===== Data for the task =====
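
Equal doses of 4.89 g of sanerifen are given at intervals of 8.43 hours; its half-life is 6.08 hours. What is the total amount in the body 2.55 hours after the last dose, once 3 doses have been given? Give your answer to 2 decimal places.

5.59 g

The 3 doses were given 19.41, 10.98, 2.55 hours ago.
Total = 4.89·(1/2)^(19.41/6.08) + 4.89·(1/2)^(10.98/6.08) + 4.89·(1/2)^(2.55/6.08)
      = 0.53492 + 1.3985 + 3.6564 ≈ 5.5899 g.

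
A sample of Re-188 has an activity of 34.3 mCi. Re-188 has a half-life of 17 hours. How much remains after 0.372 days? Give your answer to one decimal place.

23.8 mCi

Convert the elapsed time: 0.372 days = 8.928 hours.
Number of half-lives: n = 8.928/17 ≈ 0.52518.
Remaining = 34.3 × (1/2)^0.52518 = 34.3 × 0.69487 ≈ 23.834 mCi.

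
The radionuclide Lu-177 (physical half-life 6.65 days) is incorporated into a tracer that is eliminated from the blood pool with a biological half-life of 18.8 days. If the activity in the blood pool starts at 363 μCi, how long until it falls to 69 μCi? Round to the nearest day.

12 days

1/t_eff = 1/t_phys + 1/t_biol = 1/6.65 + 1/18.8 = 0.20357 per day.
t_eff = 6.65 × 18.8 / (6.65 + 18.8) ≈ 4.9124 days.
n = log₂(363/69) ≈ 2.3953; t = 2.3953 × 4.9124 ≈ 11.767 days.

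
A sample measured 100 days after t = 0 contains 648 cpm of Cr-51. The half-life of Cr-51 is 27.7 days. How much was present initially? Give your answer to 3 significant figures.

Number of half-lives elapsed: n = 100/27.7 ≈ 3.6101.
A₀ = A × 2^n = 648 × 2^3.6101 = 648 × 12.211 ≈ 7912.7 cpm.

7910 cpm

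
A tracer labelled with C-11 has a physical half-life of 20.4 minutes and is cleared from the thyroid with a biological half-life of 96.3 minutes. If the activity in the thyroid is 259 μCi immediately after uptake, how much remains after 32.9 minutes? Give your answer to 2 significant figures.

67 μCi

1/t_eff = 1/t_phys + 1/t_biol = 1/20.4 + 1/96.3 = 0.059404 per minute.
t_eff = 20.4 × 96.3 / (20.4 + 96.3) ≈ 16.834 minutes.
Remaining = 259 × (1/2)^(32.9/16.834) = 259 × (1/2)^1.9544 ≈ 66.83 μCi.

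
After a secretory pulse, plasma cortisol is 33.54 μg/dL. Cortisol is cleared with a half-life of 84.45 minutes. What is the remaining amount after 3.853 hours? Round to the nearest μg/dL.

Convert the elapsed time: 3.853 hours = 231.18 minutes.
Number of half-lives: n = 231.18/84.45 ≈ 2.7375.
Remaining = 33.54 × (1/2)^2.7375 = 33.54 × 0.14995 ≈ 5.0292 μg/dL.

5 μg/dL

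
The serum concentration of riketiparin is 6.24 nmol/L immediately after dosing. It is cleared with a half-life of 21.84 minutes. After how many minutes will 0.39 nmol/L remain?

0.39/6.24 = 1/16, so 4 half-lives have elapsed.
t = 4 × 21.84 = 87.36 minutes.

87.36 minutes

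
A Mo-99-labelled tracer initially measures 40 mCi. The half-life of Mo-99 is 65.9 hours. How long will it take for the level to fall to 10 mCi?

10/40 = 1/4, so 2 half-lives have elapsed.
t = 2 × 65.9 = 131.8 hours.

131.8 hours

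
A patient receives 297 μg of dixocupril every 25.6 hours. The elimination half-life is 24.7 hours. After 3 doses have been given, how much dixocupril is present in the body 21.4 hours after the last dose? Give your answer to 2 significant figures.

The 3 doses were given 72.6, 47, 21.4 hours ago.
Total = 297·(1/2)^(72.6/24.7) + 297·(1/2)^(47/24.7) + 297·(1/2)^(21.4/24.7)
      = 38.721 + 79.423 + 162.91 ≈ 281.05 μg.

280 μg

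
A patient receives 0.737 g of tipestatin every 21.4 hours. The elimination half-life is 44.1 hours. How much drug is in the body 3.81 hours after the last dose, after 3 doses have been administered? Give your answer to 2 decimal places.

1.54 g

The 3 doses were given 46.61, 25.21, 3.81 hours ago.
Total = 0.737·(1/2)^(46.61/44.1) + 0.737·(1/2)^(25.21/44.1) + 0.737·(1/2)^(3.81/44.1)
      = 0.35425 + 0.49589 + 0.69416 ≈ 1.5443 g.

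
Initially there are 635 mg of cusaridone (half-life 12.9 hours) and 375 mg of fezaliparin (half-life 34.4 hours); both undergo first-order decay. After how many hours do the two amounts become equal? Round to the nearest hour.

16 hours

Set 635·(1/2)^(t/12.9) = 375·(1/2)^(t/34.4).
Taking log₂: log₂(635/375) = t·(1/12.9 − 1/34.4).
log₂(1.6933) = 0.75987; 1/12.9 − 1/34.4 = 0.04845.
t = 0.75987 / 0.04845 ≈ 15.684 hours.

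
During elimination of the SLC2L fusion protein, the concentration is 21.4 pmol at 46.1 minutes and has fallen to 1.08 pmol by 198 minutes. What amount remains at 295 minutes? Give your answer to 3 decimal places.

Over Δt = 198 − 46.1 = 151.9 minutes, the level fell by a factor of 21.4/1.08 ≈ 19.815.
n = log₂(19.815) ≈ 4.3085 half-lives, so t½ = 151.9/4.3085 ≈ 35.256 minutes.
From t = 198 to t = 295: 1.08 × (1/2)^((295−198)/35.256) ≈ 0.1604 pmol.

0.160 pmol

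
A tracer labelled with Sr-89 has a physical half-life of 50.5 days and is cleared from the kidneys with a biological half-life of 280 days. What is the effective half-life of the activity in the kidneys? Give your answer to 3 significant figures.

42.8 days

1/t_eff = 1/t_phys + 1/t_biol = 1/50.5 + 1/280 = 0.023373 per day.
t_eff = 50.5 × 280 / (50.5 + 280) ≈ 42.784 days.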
=====
Copy the data above in full, character for character.

*Solution to the exercise*:
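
Equal doses of 4.89 g of sanerifen are given at intervals of 8.43 hours; its half-life is 6.08 hours. What is the total amount in the body 2.55 hours after the last dose, once 3 doses have been given? Give your answer to 2 decimal places.

5.59 g

The 3 doses were given 19.41, 10.98, 2.55 hours ago.
Total = 4.89·(1/2)^(19.41/6.08) + 4.89·(1/2)^(10.98/6.08) + 4.89·(1/2)^(2.55/6.08)
      = 0.53492 + 1.3985 + 3.6564 ≈ 5.5899 g.

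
A sample of Re-188 has an activity of 34.3 mCi. Re-188 has a half-life of 17 hours. How much remains after 0.372 days? Give your answer to one decimal place.

23.8 mCi

Convert the elapsed time: 0.372 days = 8.928 hours.
Number of half-lives: n = 8.928/17 ≈ 0.52518.
Remaining = 34.3 × (1/2)^0.52518 = 34.3 × 0.69487 ≈ 23.834 mCi.

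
The radionuclide Lu-177 (physical half-life 6.65 days) is incorporated into a tracer that is eliminated from the blood pool with a biological half-life of 18.8 days. If the activity in the blood pool starts at 363 μCi, how long until it falls to 69 μCi? Round to the nearest day.

12 days

1/t_eff = 1/t_phys + 1/t_biol = 1/6.65 + 1/18.8 = 0.20357 per day.
t_eff = 6.65 × 18.8 / (6.65 + 18.8) ≈ 4.9124 days.
n = log₂(363/69) ≈ 2.3953; t = 2.3953 × 4.9124 ≈ 11.767 days.

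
A sample measured 100 days after t = 0 contains 648 cpm of Cr-51. The half-life of Cr-51 is 27.7 days. How much was present initially? Give your answer to 3 significant figures.

Number of half-lives elapsed: n = 100/27.7 ≈ 3.6101.
A₀ = A × 2^n = 648 × 2^3.6101 = 648 × 12.211 ≈ 7912.7 cpm.

7910 cpm

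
A tracer labelled with C-11 has a physical half-life of 20.4 minutes and is cleared from the thyroid with a biological half-life of 96.3 minutes. If the activity in the thyroid is 259 μCi immediately after uptake, how much remains after 32.9 minutes? Give your answer to 2 significant figures.

67 μCi

1/t_eff = 1/t_phys + 1/t_biol = 1/20.4 + 1/96.3 = 0.059404 per minute.
t_eff = 20.4 × 96.3 / (20.4 + 96.3) ≈ 16.834 minutes.
Remaining = 259 × (1/2)^(32.9/16.834) = 259 × (1/2)^1.9544 ≈ 66.83 μCi.

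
After a secretory pulse, plasma cortisol is 33.54 μg/dL. Cortisol is cleared with a half-life of 84.45 minutes. What is the remaining amount after 3.853 hours? Round to the nearest μg/dL.

Convert the elapsed time: 3.853 hours = 231.18 minutes.
Number of half-lives: n = 231.18/84.45 ≈ 2.7375.
Remaining = 33.54 × (1/2)^2.7375 = 33.54 × 0.14995 ≈ 5.0292 μg/dL.

5 μg/dL

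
The serum concentration of riketiparin is 6.24 nmol/L immediately after dosing. It is cleared with a half-life of 21.84 minutes. After how many minutes will 0.39 nmol/L remain?

0.39/6.24 = 1/16, so 4 half-lives have elapsed.
t = 4 × 21.84 = 87.36 minutes.

87.36 minutes

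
A Mo-99-labelled tracer initially measures 40 mCi. The half-life of Mo-99 is 65.9 hours. How long will it take for the level to fall to 10 mCi?

10/40 = 1/4, so 2 half-lives have elapsed.
t = 2 × 65.9 = 131.8 hours.

131.8 hours

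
A patient receives 297 μg of dixocupril every 25.6 hours. The elimination half-life is 24.7 hours. After 3 doses have been given, how much dixocupril is present in the body 21.4 hours after the last dose? Give your answer to 2 significant figures.

The 3 doses were given 72.6, 47, 21.4 hours ago.
Total = 297·(1/2)^(72.6/24.7) + 297·(1/2)^(47/24.7) + 297·(1/2)^(21.4/24.7)
      = 38.721 + 79.423 + 162.91 ≈ 281.05 μg.

280 μg

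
A patient receives 0.737 g of tipestatin every 21.4 hours. The elimination half-life is 44.1 hours. How much drug is in the body 3.81 hours after the last dose, after 3 doses have been administered? Give your answer to 2 decimal places.

1.54 g

The 3 doses were given 46.61, 25.21, 3.81 hours ago.
Total = 0.737·(1/2)^(46.61/44.1) + 0.737·(1/2)^(25.21/44.1) + 0.737·(1/2)^(3.81/44.1)
      = 0.35425 + 0.49589 + 0.69416 ≈ 1.5443 g.

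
Initially there are 635 mg of cusaridone (half-life 12.9 hours) and 375 mg of fezaliparin (half-life 34.4 hours); both undergo first-order decay. After how many hours do the two amounts become equal? Round to the nearest hour.

16 hours

Set 635·(1/2)^(t/12.9) = 375·(1/2)^(t/34.4).
Taking log₂: log₂(635/375) = t·(1/12.9 − 1/34.4).
log₂(1.6933) = 0.75987; 1/12.9 − 1/34.4 = 0.04845.
t = 0.75987 / 0.04845 ≈ 15.684 hours.

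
During elimination of the SLC2L fusion protein, the concentration is 21.4 pmol at 46.1 minutes and has fallen to 1.08 pmol by 198 minutes. What amount remains at 295 minutes? Give your answer to 3 decimal places.

Over Δt = 198 − 46.1 = 151.9 minutes, the level fell by a factor of 21.4/1.08 ≈ 19.815.
n = log₂(19.815) ≈ 4.3085 half-lives, so t½ = 151.9/4.3085 ≈ 35.256 minutes.
From t = 198 to t = 295: 1.08 × (1/2)^((295−198)/35.256) ≈ 0.1604 pmol.

0.160 pmol

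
A tracer labelled with Sr-89 has a physical half-life of 50.5 days and is cleared from the kidneys with a biological half-life of 280 days. What is the effective half-life of the activity in the kidneys? Give your answer to 3 significant figures.

42.8 days

1/t_eff = 1/t_phys + 1/t_biol = 1/50.5 + 1/280 = 0.023373 per day.
t_eff = 50.5 × 280 / (50.5 + 280) ≈ 42.784 days.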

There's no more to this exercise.